* _Record extracts_
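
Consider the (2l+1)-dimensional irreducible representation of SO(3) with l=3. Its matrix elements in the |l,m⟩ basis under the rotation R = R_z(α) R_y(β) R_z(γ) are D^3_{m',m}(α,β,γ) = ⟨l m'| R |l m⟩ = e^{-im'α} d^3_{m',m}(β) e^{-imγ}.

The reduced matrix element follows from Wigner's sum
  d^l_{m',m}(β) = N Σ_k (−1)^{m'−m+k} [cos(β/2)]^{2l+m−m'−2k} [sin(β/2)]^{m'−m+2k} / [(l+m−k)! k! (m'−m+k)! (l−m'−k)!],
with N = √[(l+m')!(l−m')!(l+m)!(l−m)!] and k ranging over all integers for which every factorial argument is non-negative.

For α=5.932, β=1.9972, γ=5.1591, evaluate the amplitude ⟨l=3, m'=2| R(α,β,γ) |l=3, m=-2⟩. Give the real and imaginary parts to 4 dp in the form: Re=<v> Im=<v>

Re=0.0095 Im=-0.3792

First d^3_{2,-2}(β=1.9972), then the phase factors e^{-i(2)α} and e^{-i(-2)γ}:
With c≡cos(β/2)=0.541480 and s≡sin(β/2)=0.840714, N=[120·1·1·120]^{1/2}=120.000000
k∈{0,1} keeps every argument non-negative
  k=0: (−1)^4·120.0000/(24)·0.5415^2·0.8407^4 = +0.732364
  k=1: (−1)^5·120.0000/(120)·0.5415^0·0.8407^6 = -0.353093
d^3_{2,-2}(1.9972) = +0.732364 -0.353093 = +0.379271
D = (+0.763313+0.646029i)·(+0.379271)·(-0.626749-0.779221i) = +0.009479-0.379153i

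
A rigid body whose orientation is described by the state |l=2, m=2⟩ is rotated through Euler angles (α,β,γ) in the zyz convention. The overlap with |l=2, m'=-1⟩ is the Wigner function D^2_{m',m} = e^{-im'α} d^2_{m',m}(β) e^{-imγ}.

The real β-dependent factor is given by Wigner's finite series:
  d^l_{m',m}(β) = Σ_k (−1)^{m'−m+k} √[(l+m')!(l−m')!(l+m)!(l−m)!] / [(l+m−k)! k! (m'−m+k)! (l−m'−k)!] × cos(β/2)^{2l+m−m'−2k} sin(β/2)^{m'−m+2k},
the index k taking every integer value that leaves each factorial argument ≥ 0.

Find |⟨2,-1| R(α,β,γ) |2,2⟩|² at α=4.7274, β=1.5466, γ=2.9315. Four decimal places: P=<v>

D^2_{-1,2}(4.7274,1.5466,2.9315) = e^{-i·-1·4.7274}·d^2_{-1,2}(1.5466)·e^{-i·2·2.9315}. Compute d first:
c=cos(1.5466/2)=0.715610, s=sin(1.5466/2)=0.698501; N=√[1·6·24·1]=12.000000
The bounds max(0,m−m')=3 and min(l+m,l−m')=3 give 1 term
  k=3: (−1)^0·12.0000/(6)·0.7156^1·0.6985^3 = +0.487760
d^2_{-1,2}(1.5466) = +0.487760
|D^2_{-1,2}|² = |d^2_{-1,2}(β)|² = (+0.487760)² = 0.237910 (the z-rotation phases have unit modulus)

P=0.2379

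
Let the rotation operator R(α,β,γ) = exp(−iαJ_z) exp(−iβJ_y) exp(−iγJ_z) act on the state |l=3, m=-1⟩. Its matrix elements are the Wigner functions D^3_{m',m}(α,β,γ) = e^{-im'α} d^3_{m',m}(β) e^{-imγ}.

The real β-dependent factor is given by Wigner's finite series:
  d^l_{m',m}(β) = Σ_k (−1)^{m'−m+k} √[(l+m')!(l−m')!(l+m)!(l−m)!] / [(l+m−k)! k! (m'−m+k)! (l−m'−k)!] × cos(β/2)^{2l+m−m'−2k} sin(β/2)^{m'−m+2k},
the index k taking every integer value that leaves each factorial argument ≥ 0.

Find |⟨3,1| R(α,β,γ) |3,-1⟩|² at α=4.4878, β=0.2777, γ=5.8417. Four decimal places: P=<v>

P=0.0116

D^3_{1,-1}(4.4878,0.2777,5.8417) = e^{-i·1·4.4878}·d^3_{1,-1}(0.2777)·e^{-i·-1·5.8417}. Compute d first:
With c≡cos(β/2)=0.990376 and s≡sin(β/2)=0.138404, N=[24·2·2·24]^{1/2}=48.000000
The bounds max(0,m−m')=0 and min(l+m,l−m')=2 give 3 terms
  k=0: (−1)^2·48.0000/(8)·0.9904^4·0.1384^2 = +0.110573
  k=1: (−1)^3·48.0000/(6)·0.9904^2·0.1384^4 = -0.002879
  k=2: (−1)^4·48.0000/(48)·0.9904^0·0.1384^6 = +0.000007
d^3_{1,-1}(0.2777) = +0.110573 -0.002879 +0.000007 = +0.107701
|D^3_{1,-1}|² = |d^3_{1,-1}(β)|² = (+0.107701)² = 0.011600 (the z-rotation phases have unit modulus)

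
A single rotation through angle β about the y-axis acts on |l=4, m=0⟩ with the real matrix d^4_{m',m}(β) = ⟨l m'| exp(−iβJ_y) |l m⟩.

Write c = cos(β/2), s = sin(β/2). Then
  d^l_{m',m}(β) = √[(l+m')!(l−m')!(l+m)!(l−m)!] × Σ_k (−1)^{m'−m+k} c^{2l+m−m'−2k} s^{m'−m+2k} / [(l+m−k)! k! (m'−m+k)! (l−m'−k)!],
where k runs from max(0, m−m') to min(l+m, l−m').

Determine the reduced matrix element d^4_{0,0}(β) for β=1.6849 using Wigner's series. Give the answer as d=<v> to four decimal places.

d^4_{0,0}(β=1.6849) via Wigner's sum:
c=cos(1.6849/2)=0.665636, s=sin(1.6849/2)=0.746276; N=√[24·24·24·24]=576.000000
k: max(0,(0)−(0))=0 … min(4+(0),4−(0))=4
  k=0: (−1)^0·576.0000/(576)·0.6656^8·0.7463^0 = +0.038539
  k=1: (−1)^1·576.0000/(36)·0.6656^6·0.7463^2 = -0.775071
  k=2: (−1)^2·576.0000/(16)·0.6656^4·0.7463^4 = +2.192044
  k=3: (−1)^3·576.0000/(36)·0.6656^2·0.7463^6 = -1.224593
  k=4: (−1)^4·576.0000/(576)·0.6656^0·0.7463^8 = +0.096205
d^4_{0,0}(1.6849) = +0.038539 -0.775071 +2.192044 -1.224593 +0.096205 = +0.327123

d=0.3271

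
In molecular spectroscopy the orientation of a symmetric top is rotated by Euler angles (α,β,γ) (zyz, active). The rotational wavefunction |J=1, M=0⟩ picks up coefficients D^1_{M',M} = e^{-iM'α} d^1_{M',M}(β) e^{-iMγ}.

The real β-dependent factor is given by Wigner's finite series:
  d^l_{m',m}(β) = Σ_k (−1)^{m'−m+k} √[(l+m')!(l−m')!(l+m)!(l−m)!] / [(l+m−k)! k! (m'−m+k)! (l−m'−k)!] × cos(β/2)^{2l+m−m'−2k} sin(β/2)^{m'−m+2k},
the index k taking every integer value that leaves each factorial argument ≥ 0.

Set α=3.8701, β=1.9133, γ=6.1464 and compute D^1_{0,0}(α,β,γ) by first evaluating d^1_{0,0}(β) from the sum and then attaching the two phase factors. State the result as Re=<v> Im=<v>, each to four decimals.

Re=-0.3358 Im=0.0000

Split into d^1_{0,0}(β=1.9133) × two z-phases.
c=cos(1.9133/2)=0.576261, s=sin(1.9133/2)=0.817266; N=√[1·1·1·1]=1.000000
The bounds max(0,m−m')=0 and min(l+m,l−m')=1 give 2 terms
  k=0: (−1)^0·1.0000/(1)·0.5763^2·0.8173^0 = +0.332077
  k=1: (−1)^1·1.0000/(1)·0.5763^0·0.8173^2 = -0.667923
d^1_{0,0}(1.9133) = +0.332077 -0.667923 = -0.335846
Attach z-rotation phases: D = e^{-i(0)(3.8701)}·(-0.335846)·e^{-i(0)(6.1464)} = -0.335846+0.000000i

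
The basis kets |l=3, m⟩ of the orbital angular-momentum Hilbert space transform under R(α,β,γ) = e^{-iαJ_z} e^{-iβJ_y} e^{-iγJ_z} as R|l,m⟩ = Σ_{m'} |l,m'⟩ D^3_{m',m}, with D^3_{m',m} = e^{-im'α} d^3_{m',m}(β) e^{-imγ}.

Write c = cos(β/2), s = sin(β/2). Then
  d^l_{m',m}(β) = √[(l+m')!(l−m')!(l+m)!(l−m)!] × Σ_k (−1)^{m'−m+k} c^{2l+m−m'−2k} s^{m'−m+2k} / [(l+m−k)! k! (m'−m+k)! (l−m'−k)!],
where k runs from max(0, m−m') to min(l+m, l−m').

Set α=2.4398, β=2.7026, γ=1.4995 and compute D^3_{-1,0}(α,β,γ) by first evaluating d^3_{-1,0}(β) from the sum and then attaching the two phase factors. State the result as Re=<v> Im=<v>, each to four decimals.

First d^3_{-1,0}(β=2.7026), then the phase factors e^{-i(-1)α} and e^{-i(0)γ}:
c=cos(2.7026/2)=0.217738, s=sin(2.7026/2)=0.976007; N=√[2·24·6·6]=41.569219
Admissible k: 1..3 (factorial args all ≥0)
  k=1: (−1)^0·41.5692/(12)·0.2177^5·0.9760^1 = +0.001655
  k=2: (−1)^1·41.5692/(4)·0.2177^3·0.9760^3 = -0.099741
  k=3: (−1)^2·41.5692/(12)·0.2177^1·0.9760^5 = +0.668021
d^3_{-1,0}(2.7026) = +0.001655 -0.099741 +0.668021 = +0.569935
D = (-0.763686+0.645588i)·(+0.569935)·(+1.000000+0.000000i) = -0.435251+0.367943i

Re=-0.4353 Im=0.3679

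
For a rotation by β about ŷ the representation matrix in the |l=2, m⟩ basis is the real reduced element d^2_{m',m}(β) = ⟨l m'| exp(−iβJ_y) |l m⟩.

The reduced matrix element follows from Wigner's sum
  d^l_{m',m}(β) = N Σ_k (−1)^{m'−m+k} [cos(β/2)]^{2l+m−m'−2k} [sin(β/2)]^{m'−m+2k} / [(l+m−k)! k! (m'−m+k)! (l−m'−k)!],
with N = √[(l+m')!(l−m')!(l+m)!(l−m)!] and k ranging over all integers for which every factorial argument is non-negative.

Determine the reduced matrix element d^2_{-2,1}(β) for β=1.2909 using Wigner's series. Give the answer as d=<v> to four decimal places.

d^2_{-2,1}(β=1.2909) via Wigner's sum:
With c≡cos(β/2)=0.798829 and s≡sin(β/2)=0.601558, N=[1·24·6·1]^{1/2}=12.000000
The bounds max(0,m−m')=3 and min(l+m,l−m')=3 give 1 term
  k=3: (−1)^0·12.0000/(6)·0.7988^1·0.6016^3 = +0.347789
d^2_{-2,1}(1.2909) = +0.347789

d=0.3478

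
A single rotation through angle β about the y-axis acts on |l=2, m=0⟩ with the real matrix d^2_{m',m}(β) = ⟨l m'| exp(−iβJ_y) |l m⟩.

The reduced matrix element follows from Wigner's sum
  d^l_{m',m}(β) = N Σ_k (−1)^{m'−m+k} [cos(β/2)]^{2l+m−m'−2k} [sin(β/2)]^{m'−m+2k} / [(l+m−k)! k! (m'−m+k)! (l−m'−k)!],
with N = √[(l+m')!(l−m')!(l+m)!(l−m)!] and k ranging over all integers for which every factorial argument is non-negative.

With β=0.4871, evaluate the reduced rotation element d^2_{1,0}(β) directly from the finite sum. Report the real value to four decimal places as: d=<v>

d=-0.5066

d^2_{1,0}(β=0.4871) via Wigner's sum:
With c≡cos(β/2)=0.970488 and s≡sin(β/2)=0.241149, N=[6·1·2·2]^{1/2}=4.898979
k: max(0,(0)−(1))=0 … min(2+(0),2−(1))=1
  k=0: (−1)^1·4.8990/(2)·0.9705^3·0.2411^1 = -0.539924
  k=1: (−1)^2·4.8990/(2)·0.9705^1·0.2411^3 = +0.033337
d^2_{1,0}(0.4871) = -0.539924 +0.033337 = -0.506587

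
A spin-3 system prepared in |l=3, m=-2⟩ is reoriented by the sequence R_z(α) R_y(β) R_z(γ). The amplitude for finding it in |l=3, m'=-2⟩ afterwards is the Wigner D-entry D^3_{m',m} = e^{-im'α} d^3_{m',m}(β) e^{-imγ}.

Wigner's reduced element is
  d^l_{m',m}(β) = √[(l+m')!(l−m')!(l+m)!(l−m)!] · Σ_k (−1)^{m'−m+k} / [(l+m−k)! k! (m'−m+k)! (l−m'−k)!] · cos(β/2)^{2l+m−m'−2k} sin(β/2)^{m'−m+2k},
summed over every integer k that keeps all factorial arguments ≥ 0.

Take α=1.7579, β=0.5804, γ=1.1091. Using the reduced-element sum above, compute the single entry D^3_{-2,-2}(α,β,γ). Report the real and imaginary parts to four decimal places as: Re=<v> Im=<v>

First d^3_{-2,-2}(β=0.5804), then the phase factors e^{-i(-2)α} and e^{-i(-2)γ}:
Half-angle: c=0.958187, s=0.286144. N=√(1·120·1·120)=120.000000
The bounds max(0,m−m')=0 and min(l+m,l−m')=1 give 2 terms
  k=0: (−1)^0·120.0000/(120)·0.9582^6·0.2861^0 = +0.773928
  k=1: (−1)^1·120.0000/(24)·0.9582^4·0.2861^2 = -0.345096
d^3_{-2,-2}(0.5804) = +0.773928 -0.345096 = +0.428833
Attach z-rotation phases: D = e^{-i(-2)(1.7579)}·(+0.428833)·e^{-i(-2)(1.1091)} = +0.365773-0.223847i

Re=0.3658 Im=-0.2238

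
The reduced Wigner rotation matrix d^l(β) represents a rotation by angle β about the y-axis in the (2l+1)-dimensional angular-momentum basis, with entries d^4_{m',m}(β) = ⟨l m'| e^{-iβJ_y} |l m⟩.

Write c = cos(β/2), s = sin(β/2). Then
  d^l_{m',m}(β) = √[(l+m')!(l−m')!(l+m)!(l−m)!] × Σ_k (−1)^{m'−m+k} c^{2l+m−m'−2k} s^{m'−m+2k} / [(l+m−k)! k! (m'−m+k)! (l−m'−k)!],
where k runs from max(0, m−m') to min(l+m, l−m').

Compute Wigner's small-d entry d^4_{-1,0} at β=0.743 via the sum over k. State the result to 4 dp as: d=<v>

d^4_{-1,0}(β=0.743) via Wigner's sum:
Half-angle: c=0.931784, s=0.363014. N=√(6·120·24·24)=643.987578
k∈{1,2,3,4} keeps every argument non-negative
  k=1: (−1)^0·643.9876/(144)·0.9318^7·0.3630^1 = +0.990020
  k=2: (−1)^1·643.9876/(24)·0.9318^5·0.3630^3 = -0.901593
  k=3: (−1)^2·643.9876/(24)·0.9318^3·0.3630^5 = +0.136844
  k=4: (−1)^3·643.9876/(144)·0.9318^1·0.3630^7 = -0.003462
d^4_{-1,0}(0.743) = +0.990020 -0.901593 +0.136844 -0.003462 = +0.221810

d=0.2218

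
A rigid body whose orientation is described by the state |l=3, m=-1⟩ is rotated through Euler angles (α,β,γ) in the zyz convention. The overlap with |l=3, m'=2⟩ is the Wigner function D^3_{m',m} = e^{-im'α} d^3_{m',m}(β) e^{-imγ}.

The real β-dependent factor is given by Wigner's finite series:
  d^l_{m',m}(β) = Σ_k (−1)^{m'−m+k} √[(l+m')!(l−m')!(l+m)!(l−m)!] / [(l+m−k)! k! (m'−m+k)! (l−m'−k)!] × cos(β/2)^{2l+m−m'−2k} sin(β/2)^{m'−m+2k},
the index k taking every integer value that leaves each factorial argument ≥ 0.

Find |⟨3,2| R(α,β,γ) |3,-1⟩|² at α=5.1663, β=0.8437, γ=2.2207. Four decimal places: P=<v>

Split into d^3_{2,-1}(β=0.8437) × two z-phases.
c=cos(0.8437/2)=0.912333, s=sin(0.8437/2)=0.409449; N=√[120·1·2·24]=75.894664
The bounds max(0,m−m')=0 and min(l+m,l−m')=1 give 2 terms
  k=0: (−1)^3·75.8947/(12)·0.9123^3·0.4094^3 = -0.329678
  k=1: (−1)^4·75.8947/(24)·0.9123^1·0.4094^5 = +0.033201
d^3_{2,-1}(0.8437) = -0.329678 +0.033201 = -0.296477
|D^3_{2,-1}|² = |d^3_{2,-1}(β)|² = (-0.296477)² = 0.087898 (the z-rotation phases have unit modulus)

P=0.0879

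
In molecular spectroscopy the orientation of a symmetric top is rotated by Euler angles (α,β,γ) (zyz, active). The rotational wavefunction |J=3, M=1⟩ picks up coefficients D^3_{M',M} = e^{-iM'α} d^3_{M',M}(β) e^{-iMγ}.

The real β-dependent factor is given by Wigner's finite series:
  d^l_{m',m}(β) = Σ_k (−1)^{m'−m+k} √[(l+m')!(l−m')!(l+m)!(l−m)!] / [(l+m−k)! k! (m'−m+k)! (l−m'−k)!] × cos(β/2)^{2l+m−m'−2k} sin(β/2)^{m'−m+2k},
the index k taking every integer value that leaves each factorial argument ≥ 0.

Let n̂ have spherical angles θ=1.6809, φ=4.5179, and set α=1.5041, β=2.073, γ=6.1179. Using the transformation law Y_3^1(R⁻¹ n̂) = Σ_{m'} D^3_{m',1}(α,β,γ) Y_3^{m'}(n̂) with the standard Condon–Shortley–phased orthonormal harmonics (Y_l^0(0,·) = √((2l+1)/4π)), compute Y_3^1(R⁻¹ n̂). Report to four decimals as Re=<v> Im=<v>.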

* _Exercise prompt_
When a line in the material contains the string "spectroscopy", copy that line.

* _Result for this task_
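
In molecular spectroscopy the orientation of a symmetric top is rotated by Euler angles (α,β,γ) (zyz, active). The rotational wavefunction |J=1, M=0⟩ picks up coefficients D^1_{M',M} = e^{-iM'α} d^1_{M',M}(β) e^{-iMγ}.
In molecular spectroscopy the orientation of a symmetric top is rotated by Euler angles (α,β,γ) (zyz, active). The rotational wavefunction |J=3, M=1⟩ picks up coefficients D^3_{M',M} = e^{-iM'α} d^3_{M',M}(β) e^{-iMγ}.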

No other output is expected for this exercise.